- _Stored data_:
== Segment start ==

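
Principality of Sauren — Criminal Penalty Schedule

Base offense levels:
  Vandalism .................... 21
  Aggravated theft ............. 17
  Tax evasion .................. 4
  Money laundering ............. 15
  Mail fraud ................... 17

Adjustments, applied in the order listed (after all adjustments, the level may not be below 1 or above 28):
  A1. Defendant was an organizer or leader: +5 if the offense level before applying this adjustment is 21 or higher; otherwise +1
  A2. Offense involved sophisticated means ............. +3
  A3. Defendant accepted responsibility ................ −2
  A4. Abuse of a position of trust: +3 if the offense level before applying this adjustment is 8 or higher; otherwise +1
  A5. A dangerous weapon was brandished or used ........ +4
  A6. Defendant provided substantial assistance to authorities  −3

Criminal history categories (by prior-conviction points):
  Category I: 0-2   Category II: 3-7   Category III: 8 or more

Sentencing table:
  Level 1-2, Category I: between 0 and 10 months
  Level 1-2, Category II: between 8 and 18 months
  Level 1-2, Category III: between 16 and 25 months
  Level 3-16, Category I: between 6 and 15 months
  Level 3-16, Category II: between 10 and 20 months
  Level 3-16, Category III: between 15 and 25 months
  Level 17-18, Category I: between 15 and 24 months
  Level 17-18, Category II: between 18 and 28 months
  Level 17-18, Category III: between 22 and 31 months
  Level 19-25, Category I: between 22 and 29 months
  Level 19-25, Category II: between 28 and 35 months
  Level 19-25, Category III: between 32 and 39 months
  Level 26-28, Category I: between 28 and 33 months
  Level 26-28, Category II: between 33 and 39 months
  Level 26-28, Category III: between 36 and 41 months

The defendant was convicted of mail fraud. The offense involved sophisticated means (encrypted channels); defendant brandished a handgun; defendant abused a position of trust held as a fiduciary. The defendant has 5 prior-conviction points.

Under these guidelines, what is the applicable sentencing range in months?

Base offense level for mail fraud: 17.
A2 applies: 17 + 3 = 20.
A3 does not apply.
A4 applies (level before this adjustment is 20 ≥ 8, so +3): 20 + 3 = 23.
A5 applies: 23 + 4 = 27.
A6 does not apply.
Final offense level: 27.
Criminal history: 5 prior points → Category II (3-7).
Level 27 falls in the 26-28 band.
Grid: Level 26-28 × Category II = 33-39 months.

33-39 months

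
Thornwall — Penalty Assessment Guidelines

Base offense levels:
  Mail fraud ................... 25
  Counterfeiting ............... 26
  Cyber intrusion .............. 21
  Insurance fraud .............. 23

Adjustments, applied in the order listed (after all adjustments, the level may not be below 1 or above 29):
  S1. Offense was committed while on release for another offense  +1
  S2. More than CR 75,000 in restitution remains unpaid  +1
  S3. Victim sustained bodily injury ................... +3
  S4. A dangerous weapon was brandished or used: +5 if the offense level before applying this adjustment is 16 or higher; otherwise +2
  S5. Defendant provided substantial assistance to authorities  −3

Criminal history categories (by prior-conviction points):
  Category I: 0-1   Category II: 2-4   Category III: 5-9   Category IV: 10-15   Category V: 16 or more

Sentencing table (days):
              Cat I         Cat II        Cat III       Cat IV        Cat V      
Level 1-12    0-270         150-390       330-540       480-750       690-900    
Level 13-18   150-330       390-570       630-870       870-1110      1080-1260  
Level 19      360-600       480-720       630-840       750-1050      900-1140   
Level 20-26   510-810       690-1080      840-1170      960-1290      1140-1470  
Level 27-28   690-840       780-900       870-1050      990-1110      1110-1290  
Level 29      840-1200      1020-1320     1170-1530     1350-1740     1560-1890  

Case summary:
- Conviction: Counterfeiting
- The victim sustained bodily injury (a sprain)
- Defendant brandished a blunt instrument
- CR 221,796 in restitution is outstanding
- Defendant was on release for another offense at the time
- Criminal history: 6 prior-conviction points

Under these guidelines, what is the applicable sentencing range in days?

Base offense level for counterfeiting: 26.
S1 applies: 26 + 1 = 27.
S2 applies: 27 + 1 = 28.
S3 applies: 28 + 3 = 31.
S4 applies (level before this adjustment is 31 ≥ 16, so +5): 31 + 5 = 36.
Level 36 exceeds the maximum of 29; capped at 29.
Final offense level: 29.
Criminal history: 6 prior points → Category III (5-9).
Level 29 falls in the 29 band.
Grid: Level 29 × Category III = 1170-1530 days.

1170-1530 days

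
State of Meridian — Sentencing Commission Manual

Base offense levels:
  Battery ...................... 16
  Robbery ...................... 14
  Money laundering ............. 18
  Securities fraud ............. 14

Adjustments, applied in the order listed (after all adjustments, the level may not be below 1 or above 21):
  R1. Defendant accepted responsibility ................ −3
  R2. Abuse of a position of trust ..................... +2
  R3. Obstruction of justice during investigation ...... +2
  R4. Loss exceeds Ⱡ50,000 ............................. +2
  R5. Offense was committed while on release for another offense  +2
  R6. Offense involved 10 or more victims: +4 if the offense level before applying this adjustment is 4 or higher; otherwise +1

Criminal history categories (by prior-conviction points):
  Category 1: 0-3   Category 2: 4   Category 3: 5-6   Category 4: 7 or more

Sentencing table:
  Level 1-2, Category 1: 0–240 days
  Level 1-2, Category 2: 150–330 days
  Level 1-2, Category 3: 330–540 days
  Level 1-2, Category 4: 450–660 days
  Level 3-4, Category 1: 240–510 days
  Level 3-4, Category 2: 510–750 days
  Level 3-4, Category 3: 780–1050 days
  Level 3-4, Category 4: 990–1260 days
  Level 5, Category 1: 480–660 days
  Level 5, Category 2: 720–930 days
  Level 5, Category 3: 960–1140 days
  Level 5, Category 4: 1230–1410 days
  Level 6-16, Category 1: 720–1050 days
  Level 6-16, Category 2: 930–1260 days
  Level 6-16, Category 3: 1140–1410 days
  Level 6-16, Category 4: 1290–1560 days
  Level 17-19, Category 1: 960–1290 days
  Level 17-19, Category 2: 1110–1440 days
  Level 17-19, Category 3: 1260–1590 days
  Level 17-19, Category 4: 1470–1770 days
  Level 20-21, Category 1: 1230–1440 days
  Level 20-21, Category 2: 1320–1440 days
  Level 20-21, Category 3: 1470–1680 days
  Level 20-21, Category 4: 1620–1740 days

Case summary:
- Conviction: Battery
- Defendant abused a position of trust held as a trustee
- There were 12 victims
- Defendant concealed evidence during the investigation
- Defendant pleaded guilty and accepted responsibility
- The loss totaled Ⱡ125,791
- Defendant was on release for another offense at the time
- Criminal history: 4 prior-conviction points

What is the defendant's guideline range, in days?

1320-1440 days

Base offense level for battery: 16.
R1 applies: 16 − 3 = 13.
R2 applies: 13 + 2 = 15.
R3 applies: 15 + 2 = 17.
R4 applies: 17 + 2 = 19.
R5 applies: 19 + 2 = 21.
R6 applies (level before this adjustment is 21 ≥ 4, so +4): 21 + 4 = 25.
Level 25 exceeds the maximum of 21; capped at 21.
Final offense level: 21.
Criminal history: 4 prior points → Category 2 (4).
Level 21 falls in the 20-21 band.
Grid: Level 20-21 × Category 2 = 1320-1440 days.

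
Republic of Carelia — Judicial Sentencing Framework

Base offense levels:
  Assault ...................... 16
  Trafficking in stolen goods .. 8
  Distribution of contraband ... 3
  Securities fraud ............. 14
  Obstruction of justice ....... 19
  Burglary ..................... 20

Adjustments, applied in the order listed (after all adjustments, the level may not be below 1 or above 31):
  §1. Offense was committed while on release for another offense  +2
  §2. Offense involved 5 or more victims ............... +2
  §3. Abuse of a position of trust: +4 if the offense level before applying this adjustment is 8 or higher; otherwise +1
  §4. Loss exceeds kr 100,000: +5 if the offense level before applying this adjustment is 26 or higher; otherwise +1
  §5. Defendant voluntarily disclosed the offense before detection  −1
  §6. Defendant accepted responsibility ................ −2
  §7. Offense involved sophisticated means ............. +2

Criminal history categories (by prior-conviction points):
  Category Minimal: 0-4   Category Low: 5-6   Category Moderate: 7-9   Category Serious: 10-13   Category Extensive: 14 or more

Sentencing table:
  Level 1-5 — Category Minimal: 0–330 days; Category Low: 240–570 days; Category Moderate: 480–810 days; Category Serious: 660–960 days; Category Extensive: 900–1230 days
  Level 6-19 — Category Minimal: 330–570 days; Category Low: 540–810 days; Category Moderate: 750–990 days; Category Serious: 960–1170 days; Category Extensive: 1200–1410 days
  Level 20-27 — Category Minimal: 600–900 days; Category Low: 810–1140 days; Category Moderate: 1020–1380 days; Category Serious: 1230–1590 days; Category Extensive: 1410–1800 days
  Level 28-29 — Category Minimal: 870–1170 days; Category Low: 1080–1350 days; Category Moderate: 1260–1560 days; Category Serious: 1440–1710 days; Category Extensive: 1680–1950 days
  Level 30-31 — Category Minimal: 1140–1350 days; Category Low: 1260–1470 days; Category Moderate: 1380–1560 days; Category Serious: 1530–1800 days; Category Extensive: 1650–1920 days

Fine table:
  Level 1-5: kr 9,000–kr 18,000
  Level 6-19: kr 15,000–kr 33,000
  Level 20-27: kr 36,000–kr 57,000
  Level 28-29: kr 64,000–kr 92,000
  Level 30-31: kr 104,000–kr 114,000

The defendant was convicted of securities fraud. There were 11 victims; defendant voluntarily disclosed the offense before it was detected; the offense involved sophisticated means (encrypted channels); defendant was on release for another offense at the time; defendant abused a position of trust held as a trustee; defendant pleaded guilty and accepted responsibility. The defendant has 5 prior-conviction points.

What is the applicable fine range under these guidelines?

Base offense level for securities fraud: 14.
§1 applies: 14 + 2 = 16.
§2 applies: 16 + 2 = 18.
§3 applies (level before this adjustment is 18 ≥ 8, so +4): 18 + 4 = 22.
§4 does not apply.
§5 applies: 22 − 1 = 21.
§6 applies: 21 − 2 = 19.
§7 applies: 19 + 2 = 21.
Final offense level: 21.
Level 21 falls in the 20-27 band.
Fine table: Level 20-27 → kr 36,000–kr 57,000.

kr 36,000–kr 57,000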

== Segment end ==

- _YOUR OBJECTIVE_:
Word for word, set down the lines from the beginning of the records through the line that holds "Mail fraud ................... 17". Leave out the rest.

- _EXERCISE SOLUTION_:
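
Principality of Sauren — Criminal Penalty Schedule

Base offense levels:
  Vandalism .................... 21
  Aggravated theft ............. 17
  Tax evasion .................. 4
  Money laundering ............. 15
  Mail fraud ................... 17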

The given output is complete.